╭─ Records provided

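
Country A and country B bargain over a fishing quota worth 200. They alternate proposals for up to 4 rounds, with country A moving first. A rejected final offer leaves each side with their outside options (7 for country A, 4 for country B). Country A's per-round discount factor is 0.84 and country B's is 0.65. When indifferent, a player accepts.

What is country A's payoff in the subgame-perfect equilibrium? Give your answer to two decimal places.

110.70

Round 4 (country B proposes): country A gets 7 if talks fail, so country B offers 7 and keeps 193.
Round 3 (country A proposes): country B can get 193 next round, worth 0.65 × 193 = 125.45 now; country A offers that and keeps 74.55.
Round 2 (country B proposes): country A can get 74.55 next round, worth 0.84 × 74.55 = 62.622 now. Country B offers 62.622 and keeps 200 − 62.622 = 137.378.
Round 1 (country A proposes): country B can get 137.378 next round, worth 0.65 × 137.378 = 89.2957 now. Country A offers 89.2957 and keeps 200 − 89.2957 = 110.7043.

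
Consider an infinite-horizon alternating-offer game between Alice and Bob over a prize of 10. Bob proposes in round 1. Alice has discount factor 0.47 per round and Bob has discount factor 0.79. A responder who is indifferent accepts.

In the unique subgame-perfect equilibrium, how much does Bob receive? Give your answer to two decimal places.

When Bob proposes, Alice accepts any offer worth at least 0.47 times what Alice would get by proposing next round; and vice versa.
This gives x = 10 − 0.47y and y = 10 − 0.79x, where x and y are each side's share when it proposes.
Hence (1 − 0.47·0.79)x = 10(1 − 0.47), i.e. 0.6287·x = 5.3.
x ≈ 8.4301; Alice's share is 10 − x ≈ 1.5699.

8.43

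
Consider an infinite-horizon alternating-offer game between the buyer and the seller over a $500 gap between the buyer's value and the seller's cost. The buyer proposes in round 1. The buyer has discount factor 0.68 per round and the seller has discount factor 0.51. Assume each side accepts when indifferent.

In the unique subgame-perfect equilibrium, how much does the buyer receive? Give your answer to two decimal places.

375.08

In a stationary SPE each proposer offers the other exactly their discounted continuation value.
If the buyer keeps x when proposing and the seller keeps y when proposing, then x = 500 − 0.51y and y = 500 − 0.68x.
Solving: x = 500(1 − 0.51) / (1 − 0.68·0.51) = 245 / 0.6532 ≈ 375.0765.
The seller gets 500 − 375.0765 ≈ 124.9235.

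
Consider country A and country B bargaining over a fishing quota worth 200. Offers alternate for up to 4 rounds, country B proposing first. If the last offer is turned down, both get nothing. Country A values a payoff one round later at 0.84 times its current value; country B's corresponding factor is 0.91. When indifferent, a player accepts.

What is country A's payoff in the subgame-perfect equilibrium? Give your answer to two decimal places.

Round 4 (country A proposes): country B will accept anything ≥ 0, so country A offers 0 and keeps 200.
Round 3 (country B proposes): country A can get 200 next round, worth 0.84 × 200 = 168 now; country B offers that and keeps 32.
Round 2 (country A proposes): country B can get 32 next round, worth 0.91 × 32 = 29.12 now. Country A offers 29.12 and keeps 200 − 29.12 = 170.88.
Round 1 (country B proposes): country A can get 170.88 next round, worth 0.84 × 170.88 = 143.5392 now; country B offers that and keeps 56.4608.

143.54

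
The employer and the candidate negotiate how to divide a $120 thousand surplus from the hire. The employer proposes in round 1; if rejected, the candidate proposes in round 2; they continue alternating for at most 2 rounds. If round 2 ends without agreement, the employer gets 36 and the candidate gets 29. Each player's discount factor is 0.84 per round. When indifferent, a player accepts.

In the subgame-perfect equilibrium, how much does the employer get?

By backward induction:
Round 2 (the candidate proposes): the employer gets 36 if talks fail, so the candidate offers 36 and keeps 84.
Round 1 (the employer proposes): the candidate can get 84 next round, worth 0.84 × 84 = 70.56 now. The employer offers 70.56 and keeps 120 − 70.56 = 49.44.

49.44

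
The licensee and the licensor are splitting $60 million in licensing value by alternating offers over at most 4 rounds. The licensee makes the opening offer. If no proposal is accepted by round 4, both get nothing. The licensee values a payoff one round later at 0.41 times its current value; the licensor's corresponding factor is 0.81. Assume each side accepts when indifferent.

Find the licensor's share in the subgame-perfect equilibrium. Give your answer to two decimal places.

Round 4 (the licensor proposes): rejection yields 0 for the licensee; the licensor offers 0 and keeps 60.
Round 3 (the licensee proposes): the licensor can get 60 next round, worth 0.81 × 60 = 48.6 now; the licensee offers that and keeps 11.4.
Round 2 (the licensor proposes): the licensee can get 11.4 next round, worth 0.41 × 11.4 = 4.674 now; the licensor offers that and keeps 55.326.
Round 1 (the licensee proposes): the licensor can get 55.326 next round, worth 0.81 × 55.326 = 44.81406 now. The licensee offers 44.81406 and keeps 60 − 44.81406 = 15.18594.

44.81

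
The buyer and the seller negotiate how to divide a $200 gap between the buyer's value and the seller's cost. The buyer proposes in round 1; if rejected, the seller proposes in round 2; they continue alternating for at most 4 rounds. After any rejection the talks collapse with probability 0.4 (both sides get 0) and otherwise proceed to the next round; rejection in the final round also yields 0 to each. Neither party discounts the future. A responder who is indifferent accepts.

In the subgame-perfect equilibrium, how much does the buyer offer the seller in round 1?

91.2

By backward induction:
Round 4 (the seller proposes): rejection yields 0 for the buyer; the seller offers 0 and keeps 200.
Round 3 (the buyer proposes): rejecting gives the seller an expected 0.6 × 200 = 120; the buyer offers that and keeps 80.
Round 2 (the seller proposes): rejecting gives the buyer an expected 0.6 × 80 = 48; the seller offers that and keeps 152.
Round 1 (the buyer proposes): rejecting gives the seller an expected 0.6 × 152 = 91.2; the buyer offers that and keeps 108.8.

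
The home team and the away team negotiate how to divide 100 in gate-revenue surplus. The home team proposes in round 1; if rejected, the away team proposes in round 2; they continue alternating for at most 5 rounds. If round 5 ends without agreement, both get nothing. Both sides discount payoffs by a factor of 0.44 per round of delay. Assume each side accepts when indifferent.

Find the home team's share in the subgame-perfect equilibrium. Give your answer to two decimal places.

70.59

Round 5 (the home team proposes): rejection yields 0 for the away team; the home team offers 0 and keeps 100.
Round 4 (the away team proposes): the home team can get 100 next round, worth 0.44 × 100 = 44 now; the away team offers that and keeps 56.
Round 3 (the home team proposes): the away team can get 56 next round, worth 0.44 × 56 = 24.64 now, so the home team offers 24.64, keeping 75.36.
Round 2 (the away team proposes): the home team can get 75.36 next round, worth 0.44 × 75.36 = 33.1584 now. The away team offers 33.1584 and keeps 100 − 33.1584 = 66.8416.
Round 1 (the home team proposes): the away team can get 66.8416 next round, worth 0.44 × 66.8416 = 29.410304 now. The home team offers 29.410304 and keeps 100 − 29.410304 = 70.589696.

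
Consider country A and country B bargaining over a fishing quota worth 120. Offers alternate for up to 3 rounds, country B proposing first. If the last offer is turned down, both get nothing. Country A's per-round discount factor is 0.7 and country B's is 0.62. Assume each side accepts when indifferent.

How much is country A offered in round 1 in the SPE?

31.92

By backward induction:
Round 3 (country B proposes): country A will accept anything ≥ 0, so country B offers 0 and keeps 120.
Round 2 (country A proposes): country B can get 120 next round, worth 0.62 × 120 = 74.4 now; country A offers that and keeps 45.6.
Round 1 (country B proposes): country A can get 45.6 next round, worth 0.7 × 45.6 = 31.92 now, so country B offers 31.92, keeping 88.08.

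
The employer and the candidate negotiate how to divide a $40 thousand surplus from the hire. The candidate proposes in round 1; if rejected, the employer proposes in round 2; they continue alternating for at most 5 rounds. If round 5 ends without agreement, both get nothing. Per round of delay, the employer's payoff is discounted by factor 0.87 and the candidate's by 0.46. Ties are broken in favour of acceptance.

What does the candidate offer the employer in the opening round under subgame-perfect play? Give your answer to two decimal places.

Round 5 (the candidate proposes): rejection yields 0 for the employer; the candidate offers 0 and keeps 40.
Round 4 (the employer proposes): the candidate can get 40 next round, worth 0.46 × 40 = 18.4 now. The employer offers 18.4 and keeps 40 − 18.4 = 21.6.
Round 3 (the candidate proposes): the employer can get 21.6 next round, worth 0.87 × 21.6 = 18.792 now. The candidate offers 18.792 and keeps 40 − 18.792 = 21.208.
Round 2 (the employer proposes): the candidate can get 21.208 next round, worth 0.46 × 21.208 = 9.75568 now. The employer offers 9.75568 and keeps 40 − 9.75568 = 30.24432.
Round 1 (the candidate proposes): the employer can get 30.24432 next round, worth 0.87 × 30.24432 = 26.3125584 now. The candidate offers 26.3125584 and keeps 40 − 26.3125584 = 13.6874416.

26.31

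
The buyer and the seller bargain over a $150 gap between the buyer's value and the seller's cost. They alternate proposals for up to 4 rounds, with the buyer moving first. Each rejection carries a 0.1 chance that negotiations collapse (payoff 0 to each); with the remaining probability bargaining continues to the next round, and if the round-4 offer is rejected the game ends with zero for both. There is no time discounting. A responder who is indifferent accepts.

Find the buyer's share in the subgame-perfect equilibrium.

27.15

By backward induction:
Round 4 (the seller proposes): rejection yields 0 for the buyer; the seller offers 0 and keeps 150.
Round 3 (the buyer proposes): rejecting gives the seller an expected 0.9 × 150 = 135. The buyer offers 135 and keeps 150 − 135 = 15.
Round 2 (the seller proposes): rejecting gives the buyer an expected 0.9 × 15 = 13.5; the seller offers that and keeps 136.5.
Round 1 (the buyer proposes): rejecting gives the seller an expected 0.9 × 136.5 = 122.85; the buyer offers that and keeps 27.15.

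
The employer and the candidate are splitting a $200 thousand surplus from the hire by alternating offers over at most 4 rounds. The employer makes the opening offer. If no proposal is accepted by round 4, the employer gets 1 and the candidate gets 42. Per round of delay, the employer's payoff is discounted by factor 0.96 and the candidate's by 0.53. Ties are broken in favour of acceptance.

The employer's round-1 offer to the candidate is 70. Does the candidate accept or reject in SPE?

Round 4 (the candidate proposes): the employer gets 1 if talks fail, so the candidate offers 1 and keeps 199.
Round 3 (the employer proposes): the candidate can get 199 next round, worth 0.53 × 199 = 105.47 now; the employer offers that and keeps 94.53.
Round 2 (the candidate proposes): the employer can get 94.53 next round, worth 0.96 × 94.53 = 90.7488 now. The candidate offers 90.7488 and keeps 200 − 90.7488 = 109.2512.
So by rejecting in round 1, the candidate gets 109.2512 next round, worth 0.53 × 109.2512 = 57.903136 now.
Offer 70 ≥ 57.903136, so the candidate accepts.

Accept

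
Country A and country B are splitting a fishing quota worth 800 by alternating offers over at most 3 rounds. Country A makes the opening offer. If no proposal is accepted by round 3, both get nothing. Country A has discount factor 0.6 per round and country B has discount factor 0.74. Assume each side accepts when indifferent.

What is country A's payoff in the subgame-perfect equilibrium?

563.2

Work backward from the last round.
Round 3 (country A proposes): rejection yields 0 for country B; country A offers 0 and keeps 800.
Round 2 (country B proposes): country A can get 800 next round, worth 0.6 × 800 = 480 now; country B offers that and keeps 320.
Round 1 (country A proposes): country B can get 320 next round, worth 0.74 × 320 = 236.8 now, so country A offers 236.8, keeping 563.2.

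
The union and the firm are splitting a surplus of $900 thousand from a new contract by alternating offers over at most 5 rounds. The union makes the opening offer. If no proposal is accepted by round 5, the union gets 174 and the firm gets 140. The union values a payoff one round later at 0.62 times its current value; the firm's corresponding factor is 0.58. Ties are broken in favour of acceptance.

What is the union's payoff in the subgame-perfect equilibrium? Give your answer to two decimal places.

612.21

Round 5 (the union proposes): the firm gets 140 if talks fail, so the union offers 140 and keeps 760.
Round 4 (the firm proposes): the union can get 760 next round, worth 0.62 × 760 = 471.2 now. The firm offers 471.2 and keeps 900 − 471.2 = 428.8.
Round 3 (the union proposes): the firm can get 428.8 next round, worth 0.58 × 428.8 = 248.704 now. The union offers 248.704 and keeps 900 − 248.704 = 651.296.
Round 2 (the firm proposes): the union can get 651.296 next round, worth 0.62 × 651.296 = 403.80352 now, so the firm offers 403.80352, keeping 496.19648.
Round 1 (the union proposes): the firm can get 496.19648 next round, worth 0.58 × 496.19648 = 287.7939584 now. The union offers 287.7939584 and keeps 900 − 287.7939584 = 612.2060416.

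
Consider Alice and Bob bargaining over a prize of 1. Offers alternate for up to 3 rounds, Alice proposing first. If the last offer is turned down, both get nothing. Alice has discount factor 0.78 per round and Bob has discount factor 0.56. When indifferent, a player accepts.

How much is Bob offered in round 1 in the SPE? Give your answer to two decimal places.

Round 3 (Alice proposes): rejection yields 0 for Bob; Alice offers 0 and keeps 1.
Round 2 (Bob proposes): Alice can get 1 next round, worth 0.78 × 1 = 0.78 now, so Bob offers 0.78, keeping 0.22.
Round 1 (Alice proposes): Bob can get 0.22 next round, worth 0.56 × 0.22 = 0.1232 now. Alice offers 0.1232 and keeps 1 − 0.1232 = 0.8768.

0.12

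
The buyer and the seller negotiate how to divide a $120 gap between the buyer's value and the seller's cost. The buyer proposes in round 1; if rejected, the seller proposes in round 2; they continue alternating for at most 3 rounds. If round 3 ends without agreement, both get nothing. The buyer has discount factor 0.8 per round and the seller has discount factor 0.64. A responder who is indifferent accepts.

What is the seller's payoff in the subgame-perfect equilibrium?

Solve by backward induction from round 3.
Round 3 (the buyer proposes): rejection yields 0 for the seller; the buyer offers 0 and keeps 120.
Round 2 (the seller proposes): the buyer can get 120 next round, worth 0.8 × 120 = 96 now; the seller offers that and keeps 24.
Round 1 (the buyer proposes): the seller can get 24 next round, worth 0.64 × 24 = 15.36 now, so the buyer offers 15.36, keeping 104.64.

15.36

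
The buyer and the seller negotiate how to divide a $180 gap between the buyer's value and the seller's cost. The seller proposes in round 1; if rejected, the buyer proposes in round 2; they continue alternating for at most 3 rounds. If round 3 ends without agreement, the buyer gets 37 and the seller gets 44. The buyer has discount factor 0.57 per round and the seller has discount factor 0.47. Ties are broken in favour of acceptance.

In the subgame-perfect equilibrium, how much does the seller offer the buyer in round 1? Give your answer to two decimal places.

Round 3 (the seller proposes): the buyer gets 37 if talks fail, so the seller offers 37 and keeps 143.
Round 2 (the buyer proposes): the seller can get 143 next round, worth 0.47 × 143 = 67.21 now. The buyer offers 67.21 and keeps 180 − 67.21 = 112.79.
Round 1 (the seller proposes): the buyer can get 112.79 next round, worth 0.57 × 112.79 = 64.2903 now; the seller offers that and keeps 115.7097.

64.29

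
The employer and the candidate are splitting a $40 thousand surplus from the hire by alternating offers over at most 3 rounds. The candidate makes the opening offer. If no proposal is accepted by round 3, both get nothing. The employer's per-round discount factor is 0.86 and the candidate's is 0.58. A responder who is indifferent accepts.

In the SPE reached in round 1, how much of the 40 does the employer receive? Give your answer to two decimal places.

Solve by backward induction from round 3.
Round 3 (the candidate proposes): the employer will accept anything ≥ 0, so the candidate offers 0 and keeps 40.
Round 2 (the employer proposes): the candidate can get 40 next round, worth 0.58 × 40 = 23.2 now. The employer offers 23.2 and keeps 40 − 23.2 = 16.8.
Round 1 (the candidate proposes): the employer can get 16.8 next round, worth 0.86 × 16.8 = 14.448 now; the candidate offers that and keeps 25.552.

14.45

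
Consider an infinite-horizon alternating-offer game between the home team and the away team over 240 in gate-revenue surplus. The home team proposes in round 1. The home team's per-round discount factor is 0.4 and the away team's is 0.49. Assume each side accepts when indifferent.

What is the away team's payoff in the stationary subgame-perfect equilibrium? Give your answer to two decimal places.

87.76

When the home team proposes, the away team accepts any offer worth at least 0.49 times what the away team would get by proposing next round; and vice versa.
This gives x = 240 − 0.49y and y = 240 − 0.4x, where x and y are each side's share when it proposes.
Hence (1 − 0.49·0.4)x = 240(1 − 0.49), i.e. 0.804·x = 122.4.
x ≈ 152.2388; the away team's share is 240 − x ≈ 87.7612.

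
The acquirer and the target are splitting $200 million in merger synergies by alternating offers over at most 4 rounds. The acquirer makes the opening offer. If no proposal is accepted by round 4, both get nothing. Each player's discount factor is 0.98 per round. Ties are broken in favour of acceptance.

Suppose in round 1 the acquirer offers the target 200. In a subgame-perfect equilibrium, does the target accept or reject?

Accept

Round 4 (the target proposes): rejection yields 0 for the acquirer; the target offers 0 and keeps 200.
Round 3 (the acquirer proposes): the target can get 200 next round, worth 0.98 × 200 = 196 now; the acquirer offers that and keeps 4.
Round 2 (the target proposes): the acquirer can get 4 next round, worth 0.98 × 4 = 3.92 now. The target offers 3.92 and keeps 200 − 3.92 = 196.08.
So by rejecting in round 1, the target gets 196.08 next round, worth 0.98 × 196.08 = 192.1584 now.
Offer 200 ≥ 192.1584, so the target accepts.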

╰─

In the data above, which lines have "delay"? Report each of them.

Exercise solution:
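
The home team and the away team negotiate how to divide 100 in gate-revenue surplus. The home team proposes in round 1; if rejected, the away team proposes in round 2; they continue alternating for at most 5 rounds. If round 5 ends without agreement, both get nothing. Both sides discount payoffs by a factor of 0.44 per round of delay. Assume each side accepts when indifferent.
The employer and the candidate negotiate how to divide a $40 thousand surplus from the hire. The candidate proposes in round 1; if rejected, the employer proposes in round 2; they continue alternating for at most 5 rounds. If round 5 ends without agreement, both get nothing. Per round of delay, the employer's payoff is discounted by factor 0.87 and the candidate's by 0.46. Ties are broken in favour of acceptance.
The employer and the candidate are splitting a $200 thousand surplus from the hire by alternating offers over at most 4 rounds. The employer makes the opening offer. If no proposal is accepted by round 4, the employer gets 1 and the candidate gets 42. Per round of delay, the employer's payoff is discounted by factor 0.96 and the candidate's by 0.53. Ties are broken in favour of acceptance.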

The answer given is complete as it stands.